▸ AIM OF THE TASK: Copy out the entries that come next, exactly.

▸ DATA RECORDS:
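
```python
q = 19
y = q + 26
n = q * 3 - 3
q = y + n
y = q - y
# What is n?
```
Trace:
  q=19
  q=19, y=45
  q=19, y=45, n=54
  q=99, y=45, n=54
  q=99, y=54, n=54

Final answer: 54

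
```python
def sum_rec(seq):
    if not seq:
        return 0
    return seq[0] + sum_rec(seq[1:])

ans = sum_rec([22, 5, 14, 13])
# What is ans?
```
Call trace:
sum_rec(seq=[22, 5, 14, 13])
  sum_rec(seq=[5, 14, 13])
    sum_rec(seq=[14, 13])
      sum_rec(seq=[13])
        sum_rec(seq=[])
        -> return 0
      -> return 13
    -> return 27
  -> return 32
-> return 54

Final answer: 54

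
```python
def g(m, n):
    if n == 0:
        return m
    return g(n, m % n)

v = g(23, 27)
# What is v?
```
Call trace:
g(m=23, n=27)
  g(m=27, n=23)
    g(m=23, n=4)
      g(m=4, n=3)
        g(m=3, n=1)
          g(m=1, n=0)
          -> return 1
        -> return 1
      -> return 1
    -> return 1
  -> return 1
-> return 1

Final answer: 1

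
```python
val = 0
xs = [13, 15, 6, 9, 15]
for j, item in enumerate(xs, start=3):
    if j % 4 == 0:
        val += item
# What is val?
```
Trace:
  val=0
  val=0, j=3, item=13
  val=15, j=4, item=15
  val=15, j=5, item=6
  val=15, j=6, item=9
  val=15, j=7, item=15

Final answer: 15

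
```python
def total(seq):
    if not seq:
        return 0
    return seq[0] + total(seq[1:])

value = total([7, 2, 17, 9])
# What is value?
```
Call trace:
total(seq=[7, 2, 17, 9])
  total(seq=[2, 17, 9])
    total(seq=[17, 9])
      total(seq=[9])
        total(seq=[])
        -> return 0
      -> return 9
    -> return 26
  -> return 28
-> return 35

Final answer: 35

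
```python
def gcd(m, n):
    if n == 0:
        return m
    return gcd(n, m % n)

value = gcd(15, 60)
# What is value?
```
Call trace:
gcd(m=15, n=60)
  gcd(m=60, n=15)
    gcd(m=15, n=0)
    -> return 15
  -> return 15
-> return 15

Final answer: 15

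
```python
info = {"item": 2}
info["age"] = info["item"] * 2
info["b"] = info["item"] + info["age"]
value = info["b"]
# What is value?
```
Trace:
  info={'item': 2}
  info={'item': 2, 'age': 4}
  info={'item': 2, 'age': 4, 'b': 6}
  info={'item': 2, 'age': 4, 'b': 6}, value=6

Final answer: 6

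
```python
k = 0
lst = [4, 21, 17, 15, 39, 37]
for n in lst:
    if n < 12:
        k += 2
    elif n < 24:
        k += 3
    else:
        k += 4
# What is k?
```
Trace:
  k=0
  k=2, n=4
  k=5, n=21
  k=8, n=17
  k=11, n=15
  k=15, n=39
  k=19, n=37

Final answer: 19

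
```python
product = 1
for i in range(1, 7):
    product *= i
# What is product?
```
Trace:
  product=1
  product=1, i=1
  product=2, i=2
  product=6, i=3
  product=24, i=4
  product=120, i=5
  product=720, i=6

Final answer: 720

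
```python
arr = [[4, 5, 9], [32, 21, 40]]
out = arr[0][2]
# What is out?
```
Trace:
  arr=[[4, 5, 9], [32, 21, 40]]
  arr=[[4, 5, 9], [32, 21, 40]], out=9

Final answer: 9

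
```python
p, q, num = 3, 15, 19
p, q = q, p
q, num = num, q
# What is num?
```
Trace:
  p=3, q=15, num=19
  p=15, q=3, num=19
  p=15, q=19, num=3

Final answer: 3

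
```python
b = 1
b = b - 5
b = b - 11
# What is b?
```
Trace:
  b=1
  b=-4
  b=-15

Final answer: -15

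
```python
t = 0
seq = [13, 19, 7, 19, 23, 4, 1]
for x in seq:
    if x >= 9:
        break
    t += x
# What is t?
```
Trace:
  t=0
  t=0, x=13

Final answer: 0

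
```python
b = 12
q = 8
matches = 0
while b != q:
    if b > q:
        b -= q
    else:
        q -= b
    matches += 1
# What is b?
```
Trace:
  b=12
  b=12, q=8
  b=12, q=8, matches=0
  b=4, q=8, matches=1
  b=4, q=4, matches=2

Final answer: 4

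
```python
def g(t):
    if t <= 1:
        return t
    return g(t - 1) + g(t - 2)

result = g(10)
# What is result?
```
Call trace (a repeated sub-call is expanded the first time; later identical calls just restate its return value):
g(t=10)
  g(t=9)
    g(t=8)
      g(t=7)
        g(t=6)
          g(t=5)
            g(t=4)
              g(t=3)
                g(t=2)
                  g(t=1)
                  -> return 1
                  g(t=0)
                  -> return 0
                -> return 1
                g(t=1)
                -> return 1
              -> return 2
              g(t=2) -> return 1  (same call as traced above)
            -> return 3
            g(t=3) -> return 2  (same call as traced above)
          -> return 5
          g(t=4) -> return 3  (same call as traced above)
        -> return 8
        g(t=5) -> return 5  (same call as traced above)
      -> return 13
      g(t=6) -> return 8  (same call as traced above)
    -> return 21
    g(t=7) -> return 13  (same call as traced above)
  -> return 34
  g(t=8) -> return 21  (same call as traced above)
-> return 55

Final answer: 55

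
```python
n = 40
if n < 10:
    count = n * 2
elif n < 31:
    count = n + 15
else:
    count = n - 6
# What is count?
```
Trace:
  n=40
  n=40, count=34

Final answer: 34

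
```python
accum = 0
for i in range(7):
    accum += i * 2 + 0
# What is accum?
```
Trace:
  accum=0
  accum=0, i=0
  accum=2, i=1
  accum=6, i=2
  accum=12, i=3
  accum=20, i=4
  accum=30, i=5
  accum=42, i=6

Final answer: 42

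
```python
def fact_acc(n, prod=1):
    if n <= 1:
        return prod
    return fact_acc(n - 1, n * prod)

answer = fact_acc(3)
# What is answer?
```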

▸ SOLUTION:
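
```python
q = 19
y = q + 26
n = q * 3 - 3
q = y + n
y = q - y
# What is n?
```
Trace:
  q=19
  q=19, y=45
  q=19, y=45, n=54
  q=99, y=45, n=54
  q=99, y=54, n=54

Final answer: 54

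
```python
def sum_rec(seq):
    if not seq:
        return 0
    return seq[0] + sum_rec(seq[1:])

ans = sum_rec([22, 5, 14, 13])
# What is ans?
```
Call trace:
sum_rec(seq=[22, 5, 14, 13])
  sum_rec(seq=[5, 14, 13])
    sum_rec(seq=[14, 13])
      sum_rec(seq=[13])
        sum_rec(seq=[])
        -> return 0
      -> return 13
    -> return 27
  -> return 32
-> return 54

Final answer: 54

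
```python
def g(m, n):
    if n == 0:
        return m
    return g(n, m % n)

v = g(23, 27)
# What is v?
```
Call trace:
g(m=23, n=27)
  g(m=27, n=23)
    g(m=23, n=4)
      g(m=4, n=3)
        g(m=3, n=1)
          g(m=1, n=0)
          -> return 1
        -> return 1
      -> return 1
    -> return 1
  -> return 1
-> return 1

Final answer: 1

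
```python
val = 0
xs = [13, 15, 6, 9, 15]
for j, item in enumerate(xs, start=3):
    if j % 4 == 0:
        val += item
# What is val?
```
Trace:
  val=0
  val=0, j=3, item=13
  val=15, j=4, item=15
  val=15, j=5, item=6
  val=15, j=6, item=9
  val=15, j=7, item=15

Final answer: 15

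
```python
def total(seq):
    if not seq:
        return 0
    return seq[0] + total(seq[1:])

value = total([7, 2, 17, 9])
# What is value?
```
Call trace:
total(seq=[7, 2, 17, 9])
  total(seq=[2, 17, 9])
    total(seq=[17, 9])
      total(seq=[9])
        total(seq=[])
        -> return 0
      -> return 9
    -> return 26
  -> return 28
-> return 35

Final answer: 35

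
```python
def gcd(m, n):
    if n == 0:
        return m
    return gcd(n, m % n)

value = gcd(15, 60)
# What is value?
```
Call trace:
gcd(m=15, n=60)
  gcd(m=60, n=15)
    gcd(m=15, n=0)
    -> return 15
  -> return 15
-> return 15

Final answer: 15

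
```python
info = {"item": 2}
info["age"] = info["item"] * 2
info["b"] = info["item"] + info["age"]
value = info["b"]
# What is value?
```
Trace:
  info={'item': 2}
  info={'item': 2, 'age': 4}
  info={'item': 2, 'age': 4, 'b': 6}
  info={'item': 2, 'age': 4, 'b': 6}, value=6

Final answer: 6

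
```python
k = 0
lst = [4, 21, 17, 15, 39, 37]
for n in lst:
    if n < 12:
        k += 2
    elif n < 24:
        k += 3
    else:
        k += 4
# What is k?
```
Trace:
  k=0
  k=2, n=4
  k=5, n=21
  k=8, n=17
  k=11, n=15
  k=15, n=39
  k=19, n=37

Final answer: 19

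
```python
product = 1
for i in range(1, 7):
    product *= i
# What is product?
```
Trace:
  product=1
  product=1, i=1
  product=2, i=2
  product=6, i=3
  product=24, i=4
  product=120, i=5
  product=720, i=6

Final answer: 720

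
```python
arr = [[4, 5, 9], [32, 21, 40]]
out = arr[0][2]
# What is out?
```
Trace:
  arr=[[4, 5, 9], [32, 21, 40]]
  arr=[[4, 5, 9], [32, 21, 40]], out=9

Final answer: 9

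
```python
p, q, num = 3, 15, 19
p, q = q, p
q, num = num, q
# What is num?
```
Trace:
  p=3, q=15, num=19
  p=15, q=3, num=19
  p=15, q=19, num=3

Final answer: 3

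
```python
b = 1
b = b - 5
b = b - 11
# What is b?
```
Trace:
  b=1
  b=-4
  b=-15

Final answer: -15

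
```python
t = 0
seq = [13, 19, 7, 19, 23, 4, 1]
for x in seq:
    if x >= 9:
        break
    t += x
# What is t?
```
Trace:
  t=0
  t=0, x=13

Final answer: 0

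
```python
b = 12
q = 8
matches = 0
while b != q:
    if b > q:
        b -= q
    else:
        q -= b
    matches += 1
# What is b?
```
Trace:
  b=12
  b=12, q=8
  b=12, q=8, matches=0
  b=4, q=8, matches=1
  b=4, q=4, matches=2

Final answer: 4

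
```python
def g(t):
    if t <= 1:
        return t
    return g(t - 1) + g(t - 2)

result = g(10)
# What is result?
```
Call trace (a repeated sub-call is expanded the first time; later identical calls just restate its return value):
g(t=10)
  g(t=9)
    g(t=8)
      g(t=7)
        g(t=6)
          g(t=5)
            g(t=4)
              g(t=3)
                g(t=2)
                  g(t=1)
                  -> return 1
                  g(t=0)
                  -> return 0
                -> return 1
                g(t=1)
                -> return 1
              -> return 2
              g(t=2) -> return 1  (same call as traced above)
            -> return 3
            g(t=3) -> return 2  (same call as traced above)
          -> return 5
          g(t=4) -> return 3  (same call as traced above)
        -> return 8
        g(t=5) -> return 5  (same call as traced above)
      -> return 13
      g(t=6) -> return 8  (same call as traced above)
    -> return 21
    g(t=7) -> return 13  (same call as traced above)
  -> return 34
  g(t=8) -> return 21  (same call as traced above)
-> return 55

Final answer: 55

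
```python
n = 40
if n < 10:
    count = n * 2
elif n < 31:
    count = n + 15
else:
    count = n - 6
# What is count?
```
Trace:
  n=40
  n=40, count=34

Final answer: 34

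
```python
accum = 0
for i in range(7):
    accum += i * 2 + 0
# What is accum?
```
Trace:
  accum=0
  accum=0, i=0
  accum=2, i=1
  accum=6, i=2
  accum=12, i=3
  accum=20, i=4
  accum=30, i=5
  accum=42, i=6

Final answer: 42

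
```python
def fact_acc(n, prod=1):
    if n <= 1:
        return prod
    return fact_acc(n - 1, n * prod)

answer = fact_acc(3)
# What is answer?
```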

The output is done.